- Opening Delimiter -
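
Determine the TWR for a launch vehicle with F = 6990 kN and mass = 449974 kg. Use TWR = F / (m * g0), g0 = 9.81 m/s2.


TWR = 6990000 / (449974 * 9.81) = 1.58

1.58


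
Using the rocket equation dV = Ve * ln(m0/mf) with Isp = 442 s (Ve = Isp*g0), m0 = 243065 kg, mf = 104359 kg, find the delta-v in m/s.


Ve = 442 * 9.81 = 4336.02 m/s
dV = 4336.02 * ln(243065/104359) = 3666 m/s

3666 m/s


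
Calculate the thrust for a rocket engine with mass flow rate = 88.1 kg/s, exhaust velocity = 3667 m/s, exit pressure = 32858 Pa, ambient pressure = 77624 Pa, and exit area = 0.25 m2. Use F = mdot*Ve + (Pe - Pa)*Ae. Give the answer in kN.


F = 88.1 * 3667 + (32858 - 77624) * 0.25 = 311871.0 N = 311.9 kN

311.9 kN


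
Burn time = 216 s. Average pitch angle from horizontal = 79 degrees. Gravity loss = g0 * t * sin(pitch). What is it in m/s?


GL = 9.81 * 216 * sin(79 deg) = 2080 m/s

2080 m/s


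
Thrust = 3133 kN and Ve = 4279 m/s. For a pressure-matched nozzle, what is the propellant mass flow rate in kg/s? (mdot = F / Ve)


mdot = F / Ve = 3133000 / 4279 = 732.2 kg/s

732.2 kg/s


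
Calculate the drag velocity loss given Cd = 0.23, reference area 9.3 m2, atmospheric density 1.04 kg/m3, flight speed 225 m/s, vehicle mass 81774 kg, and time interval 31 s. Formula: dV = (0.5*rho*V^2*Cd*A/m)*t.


D = 0.5 * 1.04 * 225^2 * 0.23 * 9.3 = 56309.18 N
a = 56309.18 / 81774 = 0.6886 m/s2
dV = 0.6886 * 31 = 21.3 m/s

21.3 m/s


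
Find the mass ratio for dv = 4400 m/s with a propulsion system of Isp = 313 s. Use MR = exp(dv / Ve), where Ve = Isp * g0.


Ve = 313 * 9.81 = 3070.53 m/s
MR = exp(4400 / 3070.53) = 4.191

4.191


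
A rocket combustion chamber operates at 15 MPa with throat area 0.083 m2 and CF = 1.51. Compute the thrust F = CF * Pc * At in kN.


F = 1.51 * 15e6 * 0.083 = 1.8800e+06 N = 1880.0 kN

1880.0 kN


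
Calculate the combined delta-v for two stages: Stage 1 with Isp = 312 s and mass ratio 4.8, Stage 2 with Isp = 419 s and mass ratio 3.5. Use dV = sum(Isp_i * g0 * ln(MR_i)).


dV1 = 312 * 9.81 * ln(4.8) = 4801.1 m/s
dV2 = 419 * 9.81 * ln(3.5) = 5149.3 m/s
Total dV = 4801.1 + 5149.3 = 9950.4 m/s ~ 9950 m/s

9950 m/s


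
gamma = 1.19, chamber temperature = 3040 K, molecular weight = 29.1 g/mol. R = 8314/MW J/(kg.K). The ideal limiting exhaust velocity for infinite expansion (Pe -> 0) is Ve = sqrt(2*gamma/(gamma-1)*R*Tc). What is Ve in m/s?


R = 8314 / 29.1 = 285.7 J/(kg.K)
Ve = sqrt(2 * 1.19 / (1.19 - 1) * 285.7 * 3040) = 3298 m/s

3298 m/s


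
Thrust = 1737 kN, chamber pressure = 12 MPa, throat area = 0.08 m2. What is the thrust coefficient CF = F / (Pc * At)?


CF = 1737000 / (12e6 * 0.08) = 1.81

1.81


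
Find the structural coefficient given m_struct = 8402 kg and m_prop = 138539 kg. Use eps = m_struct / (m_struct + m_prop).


eps = 8402 / (8402 + 138539) = 0.0572

0.0572


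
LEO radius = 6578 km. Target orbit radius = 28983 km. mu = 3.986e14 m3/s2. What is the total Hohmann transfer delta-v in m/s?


V1 = sqrt(mu/r1) = 7784.34 m/s
dV1 = V1*(sqrt(2*r2/(r1+r2)) - 1) = 2154.17 m/s
V2 = sqrt(mu/r2) = 3708.49 m/s
dV2 = V2*(1 - sqrt(2*r1/(r1+r2))) = 1452.84 m/s
Total dV = 3607 m/s

3607 m/s


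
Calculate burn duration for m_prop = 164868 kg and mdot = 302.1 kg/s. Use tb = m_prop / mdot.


tb = 164868 / 302.1 = 545.7 s

545.7 s


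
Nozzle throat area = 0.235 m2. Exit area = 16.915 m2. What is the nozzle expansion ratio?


AR = 16.915 / 0.235 = 72.0

72.0


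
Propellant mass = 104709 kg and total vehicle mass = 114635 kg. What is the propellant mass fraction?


PMF = 104709 / 114635 = 0.913

0.913


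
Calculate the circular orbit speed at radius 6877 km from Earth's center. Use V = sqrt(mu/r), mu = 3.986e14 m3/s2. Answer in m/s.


V = sqrt(3.986e14 / 6877000) = 7613 m/s

7613 m/s


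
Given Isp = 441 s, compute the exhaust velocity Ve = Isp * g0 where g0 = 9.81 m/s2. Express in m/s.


Ve = Isp * g0 = 441 * 9.81 = 4326.2 m/s

4326.2 m/s


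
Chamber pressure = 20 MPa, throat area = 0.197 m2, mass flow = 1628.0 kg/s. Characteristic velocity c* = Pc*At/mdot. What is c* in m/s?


c* = 20e6 * 0.197 / 1628.0 = 2420 m/s

2420 m/s


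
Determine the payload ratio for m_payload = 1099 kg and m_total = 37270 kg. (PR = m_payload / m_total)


PR = 1099 / 37270 = 0.0295

0.0295


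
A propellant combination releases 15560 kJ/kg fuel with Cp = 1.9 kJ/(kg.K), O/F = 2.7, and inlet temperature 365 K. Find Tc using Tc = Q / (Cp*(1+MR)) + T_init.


Tc = 15560 / (1.9 * (1 + 2.7)) + 365 = 2578 K

2578 K


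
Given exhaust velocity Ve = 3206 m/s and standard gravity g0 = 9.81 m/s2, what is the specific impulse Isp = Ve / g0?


Isp = Ve / g0 = 3206 / 9.81 = 326.8 s

326.8 s


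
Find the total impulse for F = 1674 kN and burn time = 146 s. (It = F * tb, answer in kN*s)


It = 1674 * 146 = 244404 kN*s

244404 kN*s


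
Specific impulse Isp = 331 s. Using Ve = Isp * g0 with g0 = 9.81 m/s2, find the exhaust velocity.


Ve = Isp * g0 = 331 * 9.81 = 3247.1 m/s

3247.1 m/s


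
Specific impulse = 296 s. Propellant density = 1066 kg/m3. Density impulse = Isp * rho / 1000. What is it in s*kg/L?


rho*Isp = 296 * 1066 / 1000 = 316 s*kg/L

316 s*kg/L


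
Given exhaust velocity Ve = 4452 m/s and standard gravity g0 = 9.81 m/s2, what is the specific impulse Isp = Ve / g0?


Isp = Ve / g0 = 4452 / 9.81 = 453.8 s

453.8 s


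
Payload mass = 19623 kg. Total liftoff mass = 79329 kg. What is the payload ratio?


PR = 19623 / 79329 = 0.2474

0.2474


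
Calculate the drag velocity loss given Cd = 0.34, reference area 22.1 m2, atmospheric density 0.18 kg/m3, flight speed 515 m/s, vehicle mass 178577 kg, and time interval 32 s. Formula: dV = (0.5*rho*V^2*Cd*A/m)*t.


D = 0.5 * 0.18 * 515^2 * 0.34 * 22.1 = 179361.06 N
a = 179361.06 / 178577 = 1.0044 m/s2
dV = 1.0044 * 32 = 32.1 m/s

32.1 m/s


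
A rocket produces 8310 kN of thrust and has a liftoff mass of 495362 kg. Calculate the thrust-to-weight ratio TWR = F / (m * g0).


TWR = 8310000 / (495362 * 9.81) = 1.71

1.71


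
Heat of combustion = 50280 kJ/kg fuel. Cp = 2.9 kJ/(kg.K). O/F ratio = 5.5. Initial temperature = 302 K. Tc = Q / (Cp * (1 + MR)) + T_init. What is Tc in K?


Tc = 50280 / (2.9 * (1 + 5.5)) + 302 = 2969 K

2969 K


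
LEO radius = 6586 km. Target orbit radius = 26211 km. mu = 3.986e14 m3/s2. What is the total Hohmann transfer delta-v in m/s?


V1 = sqrt(mu/r1) = 7779.61 m/s
dV1 = V1*(sqrt(2*r2/(r1+r2)) - 1) = 2055.92 m/s
V2 = sqrt(mu/r2) = 3899.66 m/s
dV2 = V2*(1 - sqrt(2*r1/(r1+r2))) = 1428.3 m/s
Total dV = 3484 m/s

3484 m/s


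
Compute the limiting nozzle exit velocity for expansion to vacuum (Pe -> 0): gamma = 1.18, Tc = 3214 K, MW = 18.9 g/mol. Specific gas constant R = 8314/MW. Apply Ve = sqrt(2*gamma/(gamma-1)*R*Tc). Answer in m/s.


R = 8314 / 18.9 = 439.89 J/(kg.K)
Ve = sqrt(2 * 1.18 / (1.18 - 1) * 439.89 * 3214) = 4305 m/s

4305 m/s


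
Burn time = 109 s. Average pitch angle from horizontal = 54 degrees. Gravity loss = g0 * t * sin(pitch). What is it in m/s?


GL = 9.81 * 109 * sin(54 deg) = 865 m/s

865 m/s


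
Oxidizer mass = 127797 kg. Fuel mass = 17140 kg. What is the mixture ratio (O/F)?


MR = 127797 / 17140 = 7.46

7.46


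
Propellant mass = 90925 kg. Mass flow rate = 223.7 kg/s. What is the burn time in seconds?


tb = 90925 / 223.7 = 406.5 s

406.5 s


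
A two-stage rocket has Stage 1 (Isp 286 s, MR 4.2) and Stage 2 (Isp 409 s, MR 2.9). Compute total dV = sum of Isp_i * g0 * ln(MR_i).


dV1 = 286 * 9.81 * ln(4.2) = 4026.4 m/s
dV2 = 409 * 9.81 * ln(2.9) = 4271.9 m/s
Total dV = 4026.4 + 4271.9 = 8298.3 m/s ~ 8298 m/s

8298 m/s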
- Closing Delimiter -
→ WHAT THIS TASK INVOLVES
Retype exactly the lines from the one containing "A two-stage rocket" through the last line of the records above, including both.

→ RESULT BELOW
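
A two-stage rocket has Stage 1 (Isp 286 s, MR 4.2) and Stage 2 (Isp 409 s, MR 2.9). Compute total dV = sum of Isp_i * g0 * ln(MR_i).


dV1 = 286 * 9.81 * ln(4.2) = 4026.4 m/s
dV2 = 409 * 9.81 * ln(2.9) = 4271.9 m/s
Total dV = 4026.4 + 4271.9 = 8298.3 m/s ~ 8298 m/s

8298 m/s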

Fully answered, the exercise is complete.